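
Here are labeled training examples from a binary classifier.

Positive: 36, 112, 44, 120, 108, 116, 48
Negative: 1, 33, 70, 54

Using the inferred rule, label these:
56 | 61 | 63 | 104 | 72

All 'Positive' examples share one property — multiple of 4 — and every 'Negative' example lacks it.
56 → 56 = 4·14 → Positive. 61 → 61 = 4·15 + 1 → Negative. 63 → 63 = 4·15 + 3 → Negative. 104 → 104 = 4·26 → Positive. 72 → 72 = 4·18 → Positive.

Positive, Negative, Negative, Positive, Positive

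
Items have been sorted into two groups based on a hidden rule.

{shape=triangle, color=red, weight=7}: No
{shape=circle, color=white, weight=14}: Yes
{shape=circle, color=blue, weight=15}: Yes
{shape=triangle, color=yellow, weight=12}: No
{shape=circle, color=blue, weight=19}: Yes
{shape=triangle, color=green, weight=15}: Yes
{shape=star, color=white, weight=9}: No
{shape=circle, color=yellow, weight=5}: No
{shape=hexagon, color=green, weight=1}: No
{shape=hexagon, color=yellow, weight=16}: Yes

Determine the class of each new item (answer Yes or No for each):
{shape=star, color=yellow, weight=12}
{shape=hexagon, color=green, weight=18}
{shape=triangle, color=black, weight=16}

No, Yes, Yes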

**Your task**
Make an exact copy of all the entries above.

**Written reply**
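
Here are labeled training examples from a binary classifier.

Positive: 36, 112, 44, 120, 108, 116, 48
Negative: 1, 33, 70, 54

Using the inferred rule, label these:
56 | 61 | 63 | 104 | 72

All 'Positive' examples share one property — multiple of 4 — and every 'Negative' example lacks it.
56 → 56 = 4·14 → Positive. 61 → 61 = 4·15 + 1 → Negative. 63 → 63 = 4·15 + 3 → Negative. 104 → 104 = 4·26 → Positive. 72 → 72 = 4·18 → Positive.

Positive, Negative, Negative, Positive, Positive

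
Items have been sorted into two groups based on a hidden rule.

{shape=triangle, color=red, weight=7}: No
{shape=circle, color=white, weight=14}: Yes
{shape=circle, color=blue, weight=15}: Yes
{shape=triangle, color=yellow, weight=12}: No
{shape=circle, color=blue, weight=19}: Yes
{shape=triangle, color=green, weight=15}: Yes
{shape=star, color=white, weight=9}: No
{shape=circle, color=yellow, weight=5}: No
{shape=hexagon, color=green, weight=1}: No
{shape=hexagon, color=yellow, weight=16}: Yes

Determine the class of each new item (answer Yes or No for each):
{shape=star, color=yellow, weight=12}
{shape=hexagon, color=green, weight=18}
{shape=triangle, color=black, weight=16}

No, Yes, Yes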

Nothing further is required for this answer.